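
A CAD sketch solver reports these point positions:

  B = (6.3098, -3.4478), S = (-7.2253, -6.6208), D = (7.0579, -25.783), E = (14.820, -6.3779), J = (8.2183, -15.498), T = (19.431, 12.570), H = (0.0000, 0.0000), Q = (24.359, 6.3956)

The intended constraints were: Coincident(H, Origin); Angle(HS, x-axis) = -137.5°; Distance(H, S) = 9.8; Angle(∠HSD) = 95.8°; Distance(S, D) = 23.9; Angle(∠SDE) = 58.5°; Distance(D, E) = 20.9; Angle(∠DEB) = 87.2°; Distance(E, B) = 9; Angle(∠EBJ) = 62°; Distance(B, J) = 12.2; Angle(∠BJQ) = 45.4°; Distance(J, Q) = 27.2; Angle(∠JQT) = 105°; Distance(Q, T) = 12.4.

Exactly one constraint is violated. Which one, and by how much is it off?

Distance(Q, T) = 12.4 — off by 4.50.

H = (0.00, 0.00) ✓; HS at -137.5° ✓; |HS| = 9.800 ✓; ∠HSD = 95.80° ✓; |SD| = 23.90 ✓; ∠SDE = 58.50° ✓; |DE| = 20.90 ✓; ∠DEB = 87.20° ✓; |EB| = 9.000 ✓; ∠EBJ = 62.00° ✓; |BJ| = 12.20 ✓; ∠BJQ = 45.40° ✓; |JQ| = 27.20 ✓; ∠JQT = 105.0° ✓; |QT| = 7.900 ✗.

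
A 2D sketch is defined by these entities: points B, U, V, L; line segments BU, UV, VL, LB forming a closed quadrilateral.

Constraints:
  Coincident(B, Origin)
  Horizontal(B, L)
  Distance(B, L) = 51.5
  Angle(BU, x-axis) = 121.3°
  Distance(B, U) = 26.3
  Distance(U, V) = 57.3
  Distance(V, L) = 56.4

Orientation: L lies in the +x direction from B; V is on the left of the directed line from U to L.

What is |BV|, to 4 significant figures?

63.78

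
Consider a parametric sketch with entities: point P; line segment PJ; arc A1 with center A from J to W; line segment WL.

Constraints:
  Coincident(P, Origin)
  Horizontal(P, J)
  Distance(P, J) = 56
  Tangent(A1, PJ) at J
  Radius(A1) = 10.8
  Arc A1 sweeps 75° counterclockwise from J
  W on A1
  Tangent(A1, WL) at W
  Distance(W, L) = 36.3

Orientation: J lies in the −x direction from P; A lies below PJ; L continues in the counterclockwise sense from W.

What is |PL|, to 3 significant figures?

87.2

On A1, J sits at bearing 90° from A; a 75° counterclockwise sweep puts W at bearing 165°, so W = A + 10.8·(cos 165°, sin 165°) = (-66.4, -8.00). Since A1 is tangent to WL there, AW ⟂ WL, so WL runs along (−sin 165°, cos 165°); with |WL| = 36.3, L = (-75.8, -43.1). Then |PL| = |L − P| = 87.2.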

__Work request__. Nothing in the material may change; reproduce it all.

__Answer for the task__.
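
A CAD sketch solver reports these point positions:

  B = (6.3098, -3.4478), S = (-7.2253, -6.6208), D = (7.0579, -25.783), E = (14.820, -6.3779), J = (8.2183, -15.498), T = (19.431, 12.570), H = (0.0000, 0.0000), Q = (24.359, 6.3956)

The intended constraints were: Coincident(H, Origin); Angle(HS, x-axis) = -137.5°; Distance(H, S) = 9.8; Angle(∠HSD) = 95.8°; Distance(S, D) = 23.9; Angle(∠SDE) = 58.5°; Distance(D, E) = 20.9; Angle(∠DEB) = 87.2°; Distance(E, B) = 9; Angle(∠EBJ) = 62°; Distance(B, J) = 12.2; Angle(∠BJQ) = 45.4°; Distance(J, Q) = 27.2; Angle(∠JQT) = 105°; Distance(Q, T) = 12.4.

Exactly one constraint is violated. Which one, and by how much is it off?

Distance(Q, T) = 12.4 — off by 4.50.

H = (0.00, 0.00) ✓; HS at -137.5° ✓; |HS| = 9.800 ✓; ∠HSD = 95.80° ✓; |SD| = 23.90 ✓; ∠SDE = 58.50° ✓; |DE| = 20.90 ✓; ∠DEB = 87.20° ✓; |EB| = 9.000 ✓; ∠EBJ = 62.00° ✓; |BJ| = 12.20 ✓; ∠BJQ = 45.40° ✓; |JQ| = 27.20 ✓; ∠JQT = 105.0° ✓; |QT| = 7.900 ✗.

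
A 2D sketch is defined by these entities: points B, U, V, L; line segments BU, UV, VL, LB forming a closed quadrilateral.

Constraints:
  Coincident(B, Origin)
  Horizontal(B, L)
  Distance(B, L) = 51.5
  Angle(BU, x-axis) = 121.3°
  Distance(B, U) = 26.3
  Distance(U, V) = 57.3
  Distance(V, L) = 56.4

Orientation: L lies in the +x direction from B; V is on the left of the directed line from U to L.

What is |BV|, to 4 significant figures?

63.78

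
Consider a parametric sketch with entities: point P; line segment PJ; arc A1 with center A from J to W; line segment WL.

Constraints:
  Coincident(P, Origin)
  Horizontal(P, J)
  Distance(P, J) = 56
  Tangent(A1, PJ) at J
  Radius(A1) = 10.8
  Arc A1 sweeps 75° counterclockwise from J
  W on A1
  Tangent(A1, WL) at W
  Distance(W, L) = 36.3

Orientation: J lies in the −x direction from P; A lies below PJ; L continues in the counterclockwise sense from W.

What is |PL|, to 3 significant figures?

87.2

On A1, J sits at bearing 90° from A; a 75° counterclockwise sweep puts W at bearing 165°, so W = A + 10.8·(cos 165°, sin 165°) = (-66.4, -8.00). Since A1 is tangent to WL there, AW ⟂ WL, so WL runs along (−sin 165°, cos 165°); with |WL| = 36.3, L = (-75.8, -43.1). Then |PL| = |L − P| = 87.2.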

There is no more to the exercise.